▸ Provided information:
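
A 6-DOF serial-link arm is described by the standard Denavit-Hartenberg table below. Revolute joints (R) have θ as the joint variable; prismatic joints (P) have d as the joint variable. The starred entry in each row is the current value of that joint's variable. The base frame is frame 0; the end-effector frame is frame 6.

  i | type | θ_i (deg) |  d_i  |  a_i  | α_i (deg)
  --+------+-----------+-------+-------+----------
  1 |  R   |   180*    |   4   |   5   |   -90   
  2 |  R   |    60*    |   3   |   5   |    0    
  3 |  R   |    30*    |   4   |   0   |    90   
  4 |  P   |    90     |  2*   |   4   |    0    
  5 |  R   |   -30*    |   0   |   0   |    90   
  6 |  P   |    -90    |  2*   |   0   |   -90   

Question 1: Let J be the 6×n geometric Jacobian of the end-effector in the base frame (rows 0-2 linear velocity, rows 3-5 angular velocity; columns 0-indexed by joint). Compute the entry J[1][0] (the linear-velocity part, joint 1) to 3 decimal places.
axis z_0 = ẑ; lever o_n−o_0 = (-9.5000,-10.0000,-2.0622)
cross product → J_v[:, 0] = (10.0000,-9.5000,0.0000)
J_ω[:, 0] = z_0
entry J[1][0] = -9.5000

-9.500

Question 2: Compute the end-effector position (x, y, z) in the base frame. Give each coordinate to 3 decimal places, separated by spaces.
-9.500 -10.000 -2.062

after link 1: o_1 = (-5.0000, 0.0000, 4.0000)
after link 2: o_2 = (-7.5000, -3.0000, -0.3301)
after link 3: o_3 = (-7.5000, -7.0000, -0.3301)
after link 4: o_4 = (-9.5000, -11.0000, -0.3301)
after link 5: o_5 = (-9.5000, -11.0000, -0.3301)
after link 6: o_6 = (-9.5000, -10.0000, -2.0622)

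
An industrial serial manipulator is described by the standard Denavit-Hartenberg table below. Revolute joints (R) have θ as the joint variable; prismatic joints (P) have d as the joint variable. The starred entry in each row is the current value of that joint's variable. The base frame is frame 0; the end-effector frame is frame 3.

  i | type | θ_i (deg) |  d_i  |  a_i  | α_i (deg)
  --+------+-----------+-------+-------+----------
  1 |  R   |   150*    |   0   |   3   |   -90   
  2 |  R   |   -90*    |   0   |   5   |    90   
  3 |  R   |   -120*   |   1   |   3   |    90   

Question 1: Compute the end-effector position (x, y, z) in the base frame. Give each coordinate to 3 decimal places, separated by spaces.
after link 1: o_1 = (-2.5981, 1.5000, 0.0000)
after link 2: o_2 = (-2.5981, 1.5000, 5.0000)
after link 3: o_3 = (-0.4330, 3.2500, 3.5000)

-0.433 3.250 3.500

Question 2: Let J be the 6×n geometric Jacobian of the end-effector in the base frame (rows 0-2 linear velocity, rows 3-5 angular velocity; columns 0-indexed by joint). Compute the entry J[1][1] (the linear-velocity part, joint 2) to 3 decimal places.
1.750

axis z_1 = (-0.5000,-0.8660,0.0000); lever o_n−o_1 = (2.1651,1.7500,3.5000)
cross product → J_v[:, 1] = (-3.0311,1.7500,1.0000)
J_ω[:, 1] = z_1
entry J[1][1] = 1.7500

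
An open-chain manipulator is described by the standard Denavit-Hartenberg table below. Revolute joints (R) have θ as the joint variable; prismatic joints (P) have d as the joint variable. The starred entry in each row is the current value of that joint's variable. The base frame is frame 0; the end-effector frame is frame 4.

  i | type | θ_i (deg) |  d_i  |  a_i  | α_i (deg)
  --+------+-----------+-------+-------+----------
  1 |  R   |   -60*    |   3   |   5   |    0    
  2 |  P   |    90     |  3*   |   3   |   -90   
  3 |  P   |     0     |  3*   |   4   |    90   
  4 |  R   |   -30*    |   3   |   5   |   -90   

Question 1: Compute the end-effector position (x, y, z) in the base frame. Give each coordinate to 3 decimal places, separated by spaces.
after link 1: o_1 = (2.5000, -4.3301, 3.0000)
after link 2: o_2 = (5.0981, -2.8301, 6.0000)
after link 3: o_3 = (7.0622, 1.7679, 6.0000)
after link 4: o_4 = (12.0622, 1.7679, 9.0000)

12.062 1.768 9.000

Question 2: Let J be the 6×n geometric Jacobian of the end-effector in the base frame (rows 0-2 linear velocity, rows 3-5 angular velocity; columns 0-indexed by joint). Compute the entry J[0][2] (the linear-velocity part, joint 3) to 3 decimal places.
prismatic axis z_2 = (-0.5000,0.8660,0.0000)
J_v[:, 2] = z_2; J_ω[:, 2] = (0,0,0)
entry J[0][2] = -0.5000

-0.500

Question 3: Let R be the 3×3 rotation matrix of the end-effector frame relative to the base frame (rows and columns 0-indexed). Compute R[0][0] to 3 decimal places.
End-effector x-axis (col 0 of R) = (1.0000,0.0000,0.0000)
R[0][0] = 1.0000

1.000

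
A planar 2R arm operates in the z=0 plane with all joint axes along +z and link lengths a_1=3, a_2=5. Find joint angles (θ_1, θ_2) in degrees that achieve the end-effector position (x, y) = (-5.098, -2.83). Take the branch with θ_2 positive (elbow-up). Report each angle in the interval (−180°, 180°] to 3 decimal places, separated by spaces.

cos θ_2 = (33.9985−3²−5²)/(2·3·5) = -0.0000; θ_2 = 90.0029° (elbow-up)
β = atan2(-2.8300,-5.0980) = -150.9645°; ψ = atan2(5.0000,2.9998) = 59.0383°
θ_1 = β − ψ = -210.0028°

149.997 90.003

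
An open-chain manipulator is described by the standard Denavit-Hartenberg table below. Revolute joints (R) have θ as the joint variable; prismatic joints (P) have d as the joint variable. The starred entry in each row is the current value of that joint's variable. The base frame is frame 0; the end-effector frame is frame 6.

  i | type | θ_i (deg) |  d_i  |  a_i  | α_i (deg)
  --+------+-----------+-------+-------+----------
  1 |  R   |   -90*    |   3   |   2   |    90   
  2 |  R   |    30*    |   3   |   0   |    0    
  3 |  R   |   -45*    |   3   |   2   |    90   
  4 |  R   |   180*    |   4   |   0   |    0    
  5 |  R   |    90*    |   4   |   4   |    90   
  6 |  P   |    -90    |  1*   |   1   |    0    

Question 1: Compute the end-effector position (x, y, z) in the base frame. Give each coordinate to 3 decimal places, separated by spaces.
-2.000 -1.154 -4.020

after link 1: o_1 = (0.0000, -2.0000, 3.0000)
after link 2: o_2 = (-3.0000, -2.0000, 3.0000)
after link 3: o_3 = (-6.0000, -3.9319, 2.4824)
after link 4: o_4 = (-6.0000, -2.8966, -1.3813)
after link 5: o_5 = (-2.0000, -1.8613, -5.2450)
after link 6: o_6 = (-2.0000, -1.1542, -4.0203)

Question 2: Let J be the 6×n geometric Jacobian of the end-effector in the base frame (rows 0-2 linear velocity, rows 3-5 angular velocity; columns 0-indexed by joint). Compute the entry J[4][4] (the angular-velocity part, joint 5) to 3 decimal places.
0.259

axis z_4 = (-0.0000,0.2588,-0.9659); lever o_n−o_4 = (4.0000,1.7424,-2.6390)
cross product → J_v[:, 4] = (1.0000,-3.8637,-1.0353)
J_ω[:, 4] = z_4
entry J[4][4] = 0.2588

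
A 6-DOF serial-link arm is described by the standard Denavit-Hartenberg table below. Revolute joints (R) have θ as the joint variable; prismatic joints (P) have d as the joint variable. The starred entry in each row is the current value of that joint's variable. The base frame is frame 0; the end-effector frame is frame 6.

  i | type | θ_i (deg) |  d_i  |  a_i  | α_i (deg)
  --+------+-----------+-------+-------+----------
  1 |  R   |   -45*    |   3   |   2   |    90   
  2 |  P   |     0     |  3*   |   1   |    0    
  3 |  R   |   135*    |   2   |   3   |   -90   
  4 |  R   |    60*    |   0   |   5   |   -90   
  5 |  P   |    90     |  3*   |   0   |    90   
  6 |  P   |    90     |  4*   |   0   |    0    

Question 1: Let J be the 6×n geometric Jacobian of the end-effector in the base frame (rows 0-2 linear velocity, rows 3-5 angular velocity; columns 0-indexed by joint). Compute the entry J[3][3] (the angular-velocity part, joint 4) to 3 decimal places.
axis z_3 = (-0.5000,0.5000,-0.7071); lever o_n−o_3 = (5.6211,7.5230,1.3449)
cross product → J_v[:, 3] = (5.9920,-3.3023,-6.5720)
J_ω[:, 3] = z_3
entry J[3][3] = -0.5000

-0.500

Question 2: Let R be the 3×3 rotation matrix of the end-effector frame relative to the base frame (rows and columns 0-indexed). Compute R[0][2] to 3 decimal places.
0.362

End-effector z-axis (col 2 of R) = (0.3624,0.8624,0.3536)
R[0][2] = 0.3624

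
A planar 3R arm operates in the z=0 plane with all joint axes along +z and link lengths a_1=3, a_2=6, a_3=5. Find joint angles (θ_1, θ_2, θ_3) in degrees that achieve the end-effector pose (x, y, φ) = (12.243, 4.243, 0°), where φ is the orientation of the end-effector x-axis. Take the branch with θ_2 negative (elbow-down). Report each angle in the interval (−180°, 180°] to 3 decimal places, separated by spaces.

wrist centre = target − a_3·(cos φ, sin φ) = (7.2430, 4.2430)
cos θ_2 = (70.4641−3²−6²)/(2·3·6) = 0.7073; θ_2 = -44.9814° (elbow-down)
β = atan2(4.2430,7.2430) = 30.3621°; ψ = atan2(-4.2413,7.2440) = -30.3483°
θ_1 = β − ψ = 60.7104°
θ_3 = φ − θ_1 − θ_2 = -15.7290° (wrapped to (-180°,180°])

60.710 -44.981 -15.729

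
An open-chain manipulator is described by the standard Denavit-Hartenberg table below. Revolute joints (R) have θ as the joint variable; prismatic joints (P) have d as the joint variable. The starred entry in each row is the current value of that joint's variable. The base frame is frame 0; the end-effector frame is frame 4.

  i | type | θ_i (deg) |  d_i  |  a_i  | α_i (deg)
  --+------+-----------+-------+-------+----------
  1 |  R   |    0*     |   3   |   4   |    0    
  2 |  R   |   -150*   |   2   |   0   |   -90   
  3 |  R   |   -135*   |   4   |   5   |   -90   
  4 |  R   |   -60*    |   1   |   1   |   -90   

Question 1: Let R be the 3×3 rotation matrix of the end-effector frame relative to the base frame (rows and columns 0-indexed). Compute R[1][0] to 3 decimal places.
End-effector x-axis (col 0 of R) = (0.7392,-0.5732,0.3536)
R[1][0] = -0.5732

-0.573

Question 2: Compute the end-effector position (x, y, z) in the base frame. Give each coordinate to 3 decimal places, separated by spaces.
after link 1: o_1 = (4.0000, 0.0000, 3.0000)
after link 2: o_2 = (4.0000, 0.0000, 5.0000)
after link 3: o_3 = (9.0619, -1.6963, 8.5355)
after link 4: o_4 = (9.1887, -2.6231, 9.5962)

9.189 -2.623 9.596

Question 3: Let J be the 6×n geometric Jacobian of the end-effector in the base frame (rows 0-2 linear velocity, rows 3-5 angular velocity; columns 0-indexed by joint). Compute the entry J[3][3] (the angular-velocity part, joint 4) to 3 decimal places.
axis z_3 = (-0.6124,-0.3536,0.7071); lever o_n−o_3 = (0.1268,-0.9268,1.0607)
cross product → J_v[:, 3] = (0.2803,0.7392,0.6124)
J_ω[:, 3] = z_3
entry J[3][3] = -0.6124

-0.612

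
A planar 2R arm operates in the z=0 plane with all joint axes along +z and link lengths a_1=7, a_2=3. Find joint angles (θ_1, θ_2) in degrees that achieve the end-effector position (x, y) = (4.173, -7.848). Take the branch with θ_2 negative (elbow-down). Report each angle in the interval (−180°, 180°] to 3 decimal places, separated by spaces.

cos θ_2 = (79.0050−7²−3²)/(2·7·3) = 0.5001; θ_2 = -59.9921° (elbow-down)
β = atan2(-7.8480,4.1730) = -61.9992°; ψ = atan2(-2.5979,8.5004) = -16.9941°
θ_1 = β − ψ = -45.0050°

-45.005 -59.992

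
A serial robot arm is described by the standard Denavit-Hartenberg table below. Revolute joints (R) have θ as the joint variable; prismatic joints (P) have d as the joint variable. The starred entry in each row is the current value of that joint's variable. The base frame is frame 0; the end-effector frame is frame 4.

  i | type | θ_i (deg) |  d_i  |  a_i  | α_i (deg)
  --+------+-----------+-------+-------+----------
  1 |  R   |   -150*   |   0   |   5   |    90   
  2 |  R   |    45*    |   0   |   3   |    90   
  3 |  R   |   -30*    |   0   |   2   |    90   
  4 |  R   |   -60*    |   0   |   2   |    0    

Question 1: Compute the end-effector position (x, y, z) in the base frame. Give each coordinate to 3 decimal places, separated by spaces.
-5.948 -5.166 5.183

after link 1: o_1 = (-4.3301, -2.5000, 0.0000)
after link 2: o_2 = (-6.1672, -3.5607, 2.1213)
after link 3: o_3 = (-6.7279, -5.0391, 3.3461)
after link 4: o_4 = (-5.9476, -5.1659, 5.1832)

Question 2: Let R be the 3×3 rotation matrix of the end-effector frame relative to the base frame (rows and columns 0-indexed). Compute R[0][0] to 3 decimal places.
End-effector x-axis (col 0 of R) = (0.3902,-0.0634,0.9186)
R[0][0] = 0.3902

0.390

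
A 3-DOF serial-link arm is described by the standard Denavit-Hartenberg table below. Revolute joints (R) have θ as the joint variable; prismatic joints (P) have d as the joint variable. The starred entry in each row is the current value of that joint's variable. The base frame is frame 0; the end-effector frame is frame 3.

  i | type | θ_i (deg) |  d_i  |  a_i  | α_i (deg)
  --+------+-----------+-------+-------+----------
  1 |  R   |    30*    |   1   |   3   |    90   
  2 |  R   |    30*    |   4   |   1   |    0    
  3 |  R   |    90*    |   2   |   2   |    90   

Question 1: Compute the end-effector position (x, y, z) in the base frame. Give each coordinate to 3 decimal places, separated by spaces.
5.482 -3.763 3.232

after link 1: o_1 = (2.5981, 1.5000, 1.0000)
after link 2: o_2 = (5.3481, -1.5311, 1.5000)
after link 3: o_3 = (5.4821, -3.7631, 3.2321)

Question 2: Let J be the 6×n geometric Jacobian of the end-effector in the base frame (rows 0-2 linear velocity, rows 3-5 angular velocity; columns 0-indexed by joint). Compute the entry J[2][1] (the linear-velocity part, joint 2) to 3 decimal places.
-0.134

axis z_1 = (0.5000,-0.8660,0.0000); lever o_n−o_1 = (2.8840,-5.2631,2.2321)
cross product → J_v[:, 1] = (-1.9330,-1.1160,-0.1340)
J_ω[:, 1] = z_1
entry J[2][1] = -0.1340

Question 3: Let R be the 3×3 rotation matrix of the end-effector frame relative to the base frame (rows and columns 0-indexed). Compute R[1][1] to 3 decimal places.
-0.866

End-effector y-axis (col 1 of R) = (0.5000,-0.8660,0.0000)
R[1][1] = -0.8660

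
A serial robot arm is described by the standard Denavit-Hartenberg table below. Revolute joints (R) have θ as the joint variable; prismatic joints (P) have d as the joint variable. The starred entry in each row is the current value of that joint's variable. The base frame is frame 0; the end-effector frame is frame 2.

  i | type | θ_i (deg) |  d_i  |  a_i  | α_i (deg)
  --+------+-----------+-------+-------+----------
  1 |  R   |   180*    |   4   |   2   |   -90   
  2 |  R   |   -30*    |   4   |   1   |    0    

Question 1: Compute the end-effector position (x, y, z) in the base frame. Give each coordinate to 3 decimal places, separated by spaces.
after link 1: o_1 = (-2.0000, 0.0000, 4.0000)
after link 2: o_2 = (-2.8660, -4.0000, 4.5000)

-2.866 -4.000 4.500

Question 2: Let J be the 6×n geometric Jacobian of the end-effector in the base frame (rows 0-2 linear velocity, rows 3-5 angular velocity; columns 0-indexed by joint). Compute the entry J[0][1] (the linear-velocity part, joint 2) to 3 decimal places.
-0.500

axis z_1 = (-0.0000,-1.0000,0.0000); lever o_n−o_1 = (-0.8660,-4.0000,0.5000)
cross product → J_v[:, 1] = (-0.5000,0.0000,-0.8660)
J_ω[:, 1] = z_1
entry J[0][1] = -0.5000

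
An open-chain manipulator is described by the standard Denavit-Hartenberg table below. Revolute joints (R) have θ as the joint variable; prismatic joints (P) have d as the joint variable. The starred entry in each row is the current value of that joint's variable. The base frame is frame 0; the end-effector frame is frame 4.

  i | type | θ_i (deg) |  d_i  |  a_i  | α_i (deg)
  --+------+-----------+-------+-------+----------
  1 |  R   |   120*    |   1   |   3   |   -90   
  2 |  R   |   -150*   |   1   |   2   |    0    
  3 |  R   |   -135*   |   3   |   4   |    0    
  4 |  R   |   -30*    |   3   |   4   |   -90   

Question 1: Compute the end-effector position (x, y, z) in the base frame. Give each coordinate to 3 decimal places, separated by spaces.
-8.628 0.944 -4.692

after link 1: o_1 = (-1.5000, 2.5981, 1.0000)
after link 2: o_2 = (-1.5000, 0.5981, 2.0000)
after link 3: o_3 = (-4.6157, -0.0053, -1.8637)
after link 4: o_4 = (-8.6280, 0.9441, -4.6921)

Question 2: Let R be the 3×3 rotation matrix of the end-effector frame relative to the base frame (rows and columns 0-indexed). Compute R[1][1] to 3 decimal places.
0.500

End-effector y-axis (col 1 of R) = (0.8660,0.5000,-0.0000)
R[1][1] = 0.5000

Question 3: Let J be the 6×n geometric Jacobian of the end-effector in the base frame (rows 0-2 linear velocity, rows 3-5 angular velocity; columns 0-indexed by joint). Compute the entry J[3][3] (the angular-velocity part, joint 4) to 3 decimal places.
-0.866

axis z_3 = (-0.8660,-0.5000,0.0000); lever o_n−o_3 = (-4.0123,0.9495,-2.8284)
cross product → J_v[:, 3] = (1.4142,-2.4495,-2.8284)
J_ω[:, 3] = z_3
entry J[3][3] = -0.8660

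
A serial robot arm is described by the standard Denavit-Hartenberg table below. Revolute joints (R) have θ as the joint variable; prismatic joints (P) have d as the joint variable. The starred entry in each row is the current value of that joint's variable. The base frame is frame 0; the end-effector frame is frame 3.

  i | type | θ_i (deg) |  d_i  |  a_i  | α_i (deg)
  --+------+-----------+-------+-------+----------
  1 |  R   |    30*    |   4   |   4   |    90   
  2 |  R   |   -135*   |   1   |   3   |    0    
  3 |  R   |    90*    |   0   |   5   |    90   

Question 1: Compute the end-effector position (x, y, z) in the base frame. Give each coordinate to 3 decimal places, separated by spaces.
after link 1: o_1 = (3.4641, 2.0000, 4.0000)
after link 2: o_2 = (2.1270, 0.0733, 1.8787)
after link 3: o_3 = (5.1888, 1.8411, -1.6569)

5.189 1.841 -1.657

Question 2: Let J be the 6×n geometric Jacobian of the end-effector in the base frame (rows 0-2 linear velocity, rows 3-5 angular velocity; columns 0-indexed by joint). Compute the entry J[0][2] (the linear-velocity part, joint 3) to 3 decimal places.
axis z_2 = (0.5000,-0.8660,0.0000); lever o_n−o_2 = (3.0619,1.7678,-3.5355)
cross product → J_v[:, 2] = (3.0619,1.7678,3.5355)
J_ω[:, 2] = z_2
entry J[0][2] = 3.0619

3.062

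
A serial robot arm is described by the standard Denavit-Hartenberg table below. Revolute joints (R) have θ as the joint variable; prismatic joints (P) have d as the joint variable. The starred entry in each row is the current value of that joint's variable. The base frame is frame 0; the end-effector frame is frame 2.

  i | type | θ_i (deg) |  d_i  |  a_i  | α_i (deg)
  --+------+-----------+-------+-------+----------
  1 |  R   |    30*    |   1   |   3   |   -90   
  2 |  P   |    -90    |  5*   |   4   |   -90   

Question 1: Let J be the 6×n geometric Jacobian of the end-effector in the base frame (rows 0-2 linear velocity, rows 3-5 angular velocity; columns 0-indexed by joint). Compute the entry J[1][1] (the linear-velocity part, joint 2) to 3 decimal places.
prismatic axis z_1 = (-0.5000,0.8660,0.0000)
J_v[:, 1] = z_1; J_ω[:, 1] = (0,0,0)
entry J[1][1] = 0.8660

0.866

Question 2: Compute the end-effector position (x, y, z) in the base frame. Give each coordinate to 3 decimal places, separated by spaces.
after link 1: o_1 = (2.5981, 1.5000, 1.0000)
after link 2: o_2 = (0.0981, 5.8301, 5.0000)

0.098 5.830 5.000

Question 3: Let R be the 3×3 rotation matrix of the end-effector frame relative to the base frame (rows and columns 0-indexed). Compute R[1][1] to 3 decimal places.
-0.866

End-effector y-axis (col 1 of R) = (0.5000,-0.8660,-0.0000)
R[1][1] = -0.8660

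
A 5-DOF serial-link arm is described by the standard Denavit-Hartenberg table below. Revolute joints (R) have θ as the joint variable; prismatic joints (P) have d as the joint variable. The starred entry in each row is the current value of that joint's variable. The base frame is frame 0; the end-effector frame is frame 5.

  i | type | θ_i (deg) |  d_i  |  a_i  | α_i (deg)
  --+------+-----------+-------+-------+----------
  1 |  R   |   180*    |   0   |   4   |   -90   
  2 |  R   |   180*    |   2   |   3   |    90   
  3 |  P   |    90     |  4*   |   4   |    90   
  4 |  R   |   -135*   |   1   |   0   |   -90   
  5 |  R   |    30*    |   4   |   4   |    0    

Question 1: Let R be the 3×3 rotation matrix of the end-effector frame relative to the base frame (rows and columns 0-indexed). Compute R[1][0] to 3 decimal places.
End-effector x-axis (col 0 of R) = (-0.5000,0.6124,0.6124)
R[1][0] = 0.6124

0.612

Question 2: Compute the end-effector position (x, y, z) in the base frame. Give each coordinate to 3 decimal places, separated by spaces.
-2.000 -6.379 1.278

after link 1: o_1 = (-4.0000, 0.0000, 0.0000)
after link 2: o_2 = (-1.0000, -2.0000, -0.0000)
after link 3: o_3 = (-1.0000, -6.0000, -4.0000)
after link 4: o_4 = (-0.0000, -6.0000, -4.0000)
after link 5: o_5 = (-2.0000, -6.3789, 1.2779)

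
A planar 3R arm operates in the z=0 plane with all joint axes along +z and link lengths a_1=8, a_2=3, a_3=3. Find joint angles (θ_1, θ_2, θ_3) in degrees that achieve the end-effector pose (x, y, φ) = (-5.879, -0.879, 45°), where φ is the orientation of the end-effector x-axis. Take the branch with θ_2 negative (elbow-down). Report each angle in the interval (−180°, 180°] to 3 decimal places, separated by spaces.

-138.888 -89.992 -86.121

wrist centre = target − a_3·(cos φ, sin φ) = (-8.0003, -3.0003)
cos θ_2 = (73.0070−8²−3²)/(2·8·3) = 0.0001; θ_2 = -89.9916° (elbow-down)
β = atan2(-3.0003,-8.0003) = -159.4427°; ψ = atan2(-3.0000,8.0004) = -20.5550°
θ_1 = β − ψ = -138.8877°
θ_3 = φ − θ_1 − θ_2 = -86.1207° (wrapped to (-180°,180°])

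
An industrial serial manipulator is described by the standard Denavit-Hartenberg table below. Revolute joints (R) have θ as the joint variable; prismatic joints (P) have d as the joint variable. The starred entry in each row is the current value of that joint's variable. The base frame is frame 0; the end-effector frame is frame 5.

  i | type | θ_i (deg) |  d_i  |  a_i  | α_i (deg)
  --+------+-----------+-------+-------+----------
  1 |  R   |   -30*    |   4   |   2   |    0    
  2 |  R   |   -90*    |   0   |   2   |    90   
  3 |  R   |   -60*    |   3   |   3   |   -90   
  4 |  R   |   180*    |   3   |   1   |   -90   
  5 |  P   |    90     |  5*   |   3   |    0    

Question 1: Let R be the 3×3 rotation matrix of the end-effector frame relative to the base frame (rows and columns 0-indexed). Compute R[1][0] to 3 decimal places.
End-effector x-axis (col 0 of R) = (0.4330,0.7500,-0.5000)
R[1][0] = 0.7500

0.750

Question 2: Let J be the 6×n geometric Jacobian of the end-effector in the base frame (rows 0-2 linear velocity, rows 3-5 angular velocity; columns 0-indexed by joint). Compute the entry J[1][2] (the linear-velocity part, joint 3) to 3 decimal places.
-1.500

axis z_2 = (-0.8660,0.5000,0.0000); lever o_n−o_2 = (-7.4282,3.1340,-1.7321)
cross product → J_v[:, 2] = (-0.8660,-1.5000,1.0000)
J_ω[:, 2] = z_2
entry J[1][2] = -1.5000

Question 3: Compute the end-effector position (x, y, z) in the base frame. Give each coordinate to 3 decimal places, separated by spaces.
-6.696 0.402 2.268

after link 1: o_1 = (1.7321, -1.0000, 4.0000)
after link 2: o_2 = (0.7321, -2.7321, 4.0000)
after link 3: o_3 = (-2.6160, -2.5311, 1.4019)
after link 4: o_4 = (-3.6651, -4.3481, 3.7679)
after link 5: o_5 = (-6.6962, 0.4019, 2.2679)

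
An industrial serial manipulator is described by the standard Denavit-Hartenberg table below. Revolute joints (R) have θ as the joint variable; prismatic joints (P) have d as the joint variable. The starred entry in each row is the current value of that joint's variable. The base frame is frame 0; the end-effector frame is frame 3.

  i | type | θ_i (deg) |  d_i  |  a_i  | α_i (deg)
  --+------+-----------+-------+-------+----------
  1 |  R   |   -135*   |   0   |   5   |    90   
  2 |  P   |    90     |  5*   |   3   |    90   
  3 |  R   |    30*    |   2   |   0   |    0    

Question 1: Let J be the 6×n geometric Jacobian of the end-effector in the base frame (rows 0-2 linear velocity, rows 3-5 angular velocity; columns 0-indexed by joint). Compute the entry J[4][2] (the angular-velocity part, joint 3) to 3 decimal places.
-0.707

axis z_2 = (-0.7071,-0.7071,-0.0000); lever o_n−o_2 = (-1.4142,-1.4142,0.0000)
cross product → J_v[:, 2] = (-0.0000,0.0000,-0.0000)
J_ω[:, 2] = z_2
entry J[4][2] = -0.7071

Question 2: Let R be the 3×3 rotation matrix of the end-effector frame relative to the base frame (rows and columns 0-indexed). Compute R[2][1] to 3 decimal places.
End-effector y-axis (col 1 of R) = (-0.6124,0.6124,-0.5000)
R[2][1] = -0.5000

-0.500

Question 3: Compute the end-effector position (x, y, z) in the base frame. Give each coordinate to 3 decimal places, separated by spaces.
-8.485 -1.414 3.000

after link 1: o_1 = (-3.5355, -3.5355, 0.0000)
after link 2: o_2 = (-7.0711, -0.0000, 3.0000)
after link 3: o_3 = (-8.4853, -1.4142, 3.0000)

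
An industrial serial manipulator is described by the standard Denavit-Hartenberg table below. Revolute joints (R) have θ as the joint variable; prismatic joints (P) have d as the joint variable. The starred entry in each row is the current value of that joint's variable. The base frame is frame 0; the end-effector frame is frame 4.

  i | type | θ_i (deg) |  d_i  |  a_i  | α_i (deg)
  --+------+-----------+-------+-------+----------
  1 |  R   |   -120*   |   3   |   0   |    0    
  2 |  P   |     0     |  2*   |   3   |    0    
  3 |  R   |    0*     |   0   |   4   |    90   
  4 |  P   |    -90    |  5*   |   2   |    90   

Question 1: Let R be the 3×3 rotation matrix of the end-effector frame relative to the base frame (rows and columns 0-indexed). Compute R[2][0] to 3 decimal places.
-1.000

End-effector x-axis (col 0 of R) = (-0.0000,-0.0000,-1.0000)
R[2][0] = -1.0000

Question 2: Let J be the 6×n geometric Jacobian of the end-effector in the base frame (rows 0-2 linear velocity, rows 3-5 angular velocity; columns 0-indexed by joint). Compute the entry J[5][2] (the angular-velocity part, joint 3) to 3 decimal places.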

▸ Exercise requirements:
Go line by line through the records and copy those that contain the word "robot".

▸ Response to the exercise:
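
A serial robot arm is described by the standard Denavit-Hartenberg table below. Revolute joints (R) have θ as the joint variable; prismatic joints (P) have d as the joint variable. The starred entry in each row is the current value of that joint's variable. The base frame is frame 0; the end-effector frame is frame 4.
A serial robot arm is described by the standard Denavit-Hartenberg table below. Revolute joints (R) have θ as the joint variable; prismatic joints (P) have d as the joint variable. The starred entry in each row is the current value of that joint's variable. The base frame is frame 0; the end-effector frame is frame 2.
A serial robot arm is described by the standard Denavit-Hartenberg table below. Revolute joints (R) have θ as the joint variable; prismatic joints (P) have d as the joint variable. The starred entry in each row is the current value of that joint's variable. The base frame is frame 0; the end-effector frame is frame 3.
A serial robot arm is described by the standard Denavit-Hartenberg table below. Revolute joints (R) have θ as the joint variable; prismatic joints (P) have d as the joint variable. The starred entry in each row is the current value of that joint's variable. The base frame is frame 0; the end-effector frame is frame 2.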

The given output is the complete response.